[Data excerpts]

|---|

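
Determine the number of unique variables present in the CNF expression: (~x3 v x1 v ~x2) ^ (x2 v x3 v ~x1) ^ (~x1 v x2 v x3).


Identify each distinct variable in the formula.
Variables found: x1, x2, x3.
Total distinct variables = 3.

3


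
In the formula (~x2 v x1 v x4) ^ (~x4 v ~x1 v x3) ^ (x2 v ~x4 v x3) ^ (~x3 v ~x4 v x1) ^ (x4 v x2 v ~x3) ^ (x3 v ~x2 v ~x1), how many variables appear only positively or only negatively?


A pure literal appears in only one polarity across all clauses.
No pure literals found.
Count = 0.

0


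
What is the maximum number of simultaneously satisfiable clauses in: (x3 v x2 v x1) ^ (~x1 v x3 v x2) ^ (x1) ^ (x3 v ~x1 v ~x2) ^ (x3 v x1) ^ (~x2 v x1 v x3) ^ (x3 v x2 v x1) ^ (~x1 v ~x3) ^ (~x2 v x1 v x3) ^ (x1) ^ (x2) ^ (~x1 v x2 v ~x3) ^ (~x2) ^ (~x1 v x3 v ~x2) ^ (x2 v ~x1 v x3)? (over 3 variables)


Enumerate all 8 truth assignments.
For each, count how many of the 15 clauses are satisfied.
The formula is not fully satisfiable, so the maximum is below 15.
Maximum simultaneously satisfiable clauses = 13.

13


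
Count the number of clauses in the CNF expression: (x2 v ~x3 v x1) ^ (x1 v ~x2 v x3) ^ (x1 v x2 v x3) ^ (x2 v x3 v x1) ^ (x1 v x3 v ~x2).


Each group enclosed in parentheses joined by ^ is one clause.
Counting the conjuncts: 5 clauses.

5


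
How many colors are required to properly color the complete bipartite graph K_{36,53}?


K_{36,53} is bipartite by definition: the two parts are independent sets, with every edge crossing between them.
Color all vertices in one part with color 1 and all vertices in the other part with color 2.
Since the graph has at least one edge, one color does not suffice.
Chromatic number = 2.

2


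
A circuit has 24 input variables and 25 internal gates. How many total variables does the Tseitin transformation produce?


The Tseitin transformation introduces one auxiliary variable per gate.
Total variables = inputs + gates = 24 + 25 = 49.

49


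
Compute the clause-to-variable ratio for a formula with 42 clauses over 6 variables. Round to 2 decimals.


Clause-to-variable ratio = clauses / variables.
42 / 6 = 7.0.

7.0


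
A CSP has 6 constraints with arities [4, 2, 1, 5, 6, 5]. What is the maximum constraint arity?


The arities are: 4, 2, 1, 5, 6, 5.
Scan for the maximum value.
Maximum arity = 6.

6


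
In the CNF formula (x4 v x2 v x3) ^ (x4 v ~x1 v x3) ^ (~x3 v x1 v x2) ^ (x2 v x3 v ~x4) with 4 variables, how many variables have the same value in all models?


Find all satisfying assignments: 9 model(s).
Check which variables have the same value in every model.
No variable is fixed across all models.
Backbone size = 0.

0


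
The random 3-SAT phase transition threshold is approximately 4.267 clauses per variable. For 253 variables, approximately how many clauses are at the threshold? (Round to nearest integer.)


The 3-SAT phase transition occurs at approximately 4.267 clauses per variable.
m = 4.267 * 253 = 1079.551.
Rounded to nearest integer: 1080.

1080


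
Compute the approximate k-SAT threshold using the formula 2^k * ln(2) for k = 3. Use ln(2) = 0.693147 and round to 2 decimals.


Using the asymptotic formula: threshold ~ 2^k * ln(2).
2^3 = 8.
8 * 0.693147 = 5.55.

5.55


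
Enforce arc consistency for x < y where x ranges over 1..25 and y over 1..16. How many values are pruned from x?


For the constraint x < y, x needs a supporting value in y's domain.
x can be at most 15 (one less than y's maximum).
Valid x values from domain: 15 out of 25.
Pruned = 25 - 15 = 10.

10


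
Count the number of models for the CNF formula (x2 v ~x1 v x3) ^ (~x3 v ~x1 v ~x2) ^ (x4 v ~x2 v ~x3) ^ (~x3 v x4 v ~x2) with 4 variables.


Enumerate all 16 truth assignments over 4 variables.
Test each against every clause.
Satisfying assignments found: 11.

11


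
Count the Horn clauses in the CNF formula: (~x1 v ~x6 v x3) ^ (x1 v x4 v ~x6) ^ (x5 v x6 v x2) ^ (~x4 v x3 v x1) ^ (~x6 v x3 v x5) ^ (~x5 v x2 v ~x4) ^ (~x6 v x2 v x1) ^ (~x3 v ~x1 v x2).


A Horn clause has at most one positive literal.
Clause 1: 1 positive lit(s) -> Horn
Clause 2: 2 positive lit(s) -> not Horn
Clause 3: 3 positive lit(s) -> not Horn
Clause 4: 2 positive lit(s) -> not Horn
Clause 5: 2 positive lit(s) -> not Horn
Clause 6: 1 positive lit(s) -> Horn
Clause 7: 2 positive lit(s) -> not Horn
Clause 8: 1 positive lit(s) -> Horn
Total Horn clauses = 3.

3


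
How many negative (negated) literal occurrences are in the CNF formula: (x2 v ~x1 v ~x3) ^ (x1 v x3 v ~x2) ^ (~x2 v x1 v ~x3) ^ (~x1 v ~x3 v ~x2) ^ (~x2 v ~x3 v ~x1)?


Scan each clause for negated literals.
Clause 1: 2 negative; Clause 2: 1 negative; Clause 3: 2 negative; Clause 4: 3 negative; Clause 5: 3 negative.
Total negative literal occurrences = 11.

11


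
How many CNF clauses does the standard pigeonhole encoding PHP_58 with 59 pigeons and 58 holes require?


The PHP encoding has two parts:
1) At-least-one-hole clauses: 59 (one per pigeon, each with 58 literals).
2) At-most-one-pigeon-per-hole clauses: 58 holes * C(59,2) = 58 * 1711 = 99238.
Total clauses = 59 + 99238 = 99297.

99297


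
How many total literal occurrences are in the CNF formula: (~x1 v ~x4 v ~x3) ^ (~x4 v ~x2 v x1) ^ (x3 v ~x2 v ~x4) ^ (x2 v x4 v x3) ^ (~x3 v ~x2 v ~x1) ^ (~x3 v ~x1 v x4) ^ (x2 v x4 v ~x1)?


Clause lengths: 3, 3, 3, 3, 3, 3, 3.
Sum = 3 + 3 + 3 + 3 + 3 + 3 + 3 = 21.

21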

|---|

- [DESCRIPTION OF THE TASK]: Write out each entry exactly, and omit nothing.

- [SOLUTION TO THE PROBLEM]:
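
Determine the number of unique variables present in the CNF expression: (~x3 v x1 v ~x2) ^ (x2 v x3 v ~x1) ^ (~x1 v x2 v x3).


Identify each distinct variable in the formula.
Variables found: x1, x2, x3.
Total distinct variables = 3.

3


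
In the formula (~x2 v x1 v x4) ^ (~x4 v ~x1 v x3) ^ (x2 v ~x4 v x3) ^ (~x3 v ~x4 v x1) ^ (x4 v x2 v ~x3) ^ (x3 v ~x2 v ~x1), how many variables appear only positively or only negatively?


A pure literal appears in only one polarity across all clauses.
No pure literals found.
Count = 0.

0


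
What is the maximum number of simultaneously satisfiable clauses in: (x3 v x2 v x1) ^ (~x1 v x3 v x2) ^ (x1) ^ (x3 v ~x1 v ~x2) ^ (x3 v x1) ^ (~x2 v x1 v x3) ^ (x3 v x2 v x1) ^ (~x1 v ~x3) ^ (~x2 v x1 v x3) ^ (x1) ^ (x2) ^ (~x1 v x2 v ~x3) ^ (~x2) ^ (~x1 v x3 v ~x2) ^ (x2 v ~x1 v x3)? (over 3 variables)


Enumerate all 8 truth assignments.
For each, count how many of the 15 clauses are satisfied.
The formula is not fully satisfiable, so the maximum is below 15.
Maximum simultaneously satisfiable clauses = 13.

13


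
Count the number of clauses in the CNF expression: (x2 v ~x3 v x1) ^ (x1 v ~x2 v x3) ^ (x1 v x2 v x3) ^ (x2 v x3 v x1) ^ (x1 v x3 v ~x2).


Each group enclosed in parentheses joined by ^ is one clause.
Counting the conjuncts: 5 clauses.

5


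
How many colors are required to properly color the complete bipartite graph K_{36,53}?


K_{36,53} is bipartite by definition: the two parts are independent sets, with every edge crossing between them.
Color all vertices in one part with color 1 and all vertices in the other part with color 2.
Since the graph has at least one edge, one color does not suffice.
Chromatic number = 2.

2


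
A circuit has 24 input variables and 25 internal gates. How many total variables does the Tseitin transformation produce?


The Tseitin transformation introduces one auxiliary variable per gate.
Total variables = inputs + gates = 24 + 25 = 49.

49


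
Compute the clause-to-variable ratio for a formula with 42 clauses over 6 variables. Round to 2 decimals.


Clause-to-variable ratio = clauses / variables.
42 / 6 = 7.0.

7.0


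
A CSP has 6 constraints with arities [4, 2, 1, 5, 6, 5]. What is the maximum constraint arity?


The arities are: 4, 2, 1, 5, 6, 5.
Scan for the maximum value.
Maximum arity = 6.

6


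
In the CNF formula (x4 v x2 v x3) ^ (x4 v ~x1 v x3) ^ (~x3 v x1 v x2) ^ (x2 v x3 v ~x4) with 4 variables, how many variables have the same value in all models?


Find all satisfying assignments: 9 model(s).
Check which variables have the same value in every model.
No variable is fixed across all models.
Backbone size = 0.

0


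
The random 3-SAT phase transition threshold is approximately 4.267 clauses per variable. For 253 variables, approximately how many clauses are at the threshold? (Round to nearest integer.)


The 3-SAT phase transition occurs at approximately 4.267 clauses per variable.
m = 4.267 * 253 = 1079.551.
Rounded to nearest integer: 1080.

1080


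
Compute the approximate k-SAT threshold using the formula 2^k * ln(2) for k = 3. Use ln(2) = 0.693147 and round to 2 decimals.


Using the asymptotic formula: threshold ~ 2^k * ln(2).
2^3 = 8.
8 * 0.693147 = 5.55.

5.55


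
Enforce arc consistency for x < y where x ranges over 1..25 and y over 1..16. How many values are pruned from x?


For the constraint x < y, x needs a supporting value in y's domain.
x can be at most 15 (one less than y's maximum).
Valid x values from domain: 15 out of 25.
Pruned = 25 - 15 = 10.

10


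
Count the number of models for the CNF formula (x2 v ~x1 v x3) ^ (~x3 v ~x1 v ~x2) ^ (x4 v ~x2 v ~x3) ^ (~x3 v x4 v ~x2) with 4 variables.


Enumerate all 16 truth assignments over 4 variables.
Test each against every clause.
Satisfying assignments found: 11.

11


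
Count the Horn clauses in the CNF formula: (~x1 v ~x6 v x3) ^ (x1 v x4 v ~x6) ^ (x5 v x6 v x2) ^ (~x4 v x3 v x1) ^ (~x6 v x3 v x5) ^ (~x5 v x2 v ~x4) ^ (~x6 v x2 v x1) ^ (~x3 v ~x1 v x2).


A Horn clause has at most one positive literal.
Clause 1: 1 positive lit(s) -> Horn
Clause 2: 2 positive lit(s) -> not Horn
Clause 3: 3 positive lit(s) -> not Horn
Clause 4: 2 positive lit(s) -> not Horn
Clause 5: 2 positive lit(s) -> not Horn
Clause 6: 1 positive lit(s) -> Horn
Clause 7: 2 positive lit(s) -> not Horn
Clause 8: 1 positive lit(s) -> Horn
Total Horn clauses = 3.

3


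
How many negative (negated) literal occurrences are in the CNF formula: (x2 v ~x1 v ~x3) ^ (x1 v x3 v ~x2) ^ (~x2 v x1 v ~x3) ^ (~x1 v ~x3 v ~x2) ^ (~x2 v ~x3 v ~x1)?


Scan each clause for negated literals.
Clause 1: 2 negative; Clause 2: 1 negative; Clause 3: 2 negative; Clause 4: 3 negative; Clause 5: 3 negative.
Total negative literal occurrences = 11.

11


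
How many CNF clauses does the standard pigeonhole encoding PHP_58 with 59 pigeons and 58 holes require?


The PHP encoding has two parts:
1) At-least-one-hole clauses: 59 (one per pigeon, each with 58 literals).
2) At-most-one-pigeon-per-hole clauses: 58 holes * C(59,2) = 58 * 1711 = 99238.
Total clauses = 59 + 99238 = 99297.

99297


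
How many total literal occurrences are in the CNF formula: (~x1 v ~x4 v ~x3) ^ (~x4 v ~x2 v x1) ^ (x3 v ~x2 v ~x4) ^ (x2 v x4 v x3) ^ (~x3 v ~x2 v ~x1) ^ (~x3 v ~x1 v x4) ^ (x2 v x4 v ~x1)?


Clause lengths: 3, 3, 3, 3, 3, 3, 3.
Sum = 3 + 3 + 3 + 3 + 3 + 3 + 3 = 21.

21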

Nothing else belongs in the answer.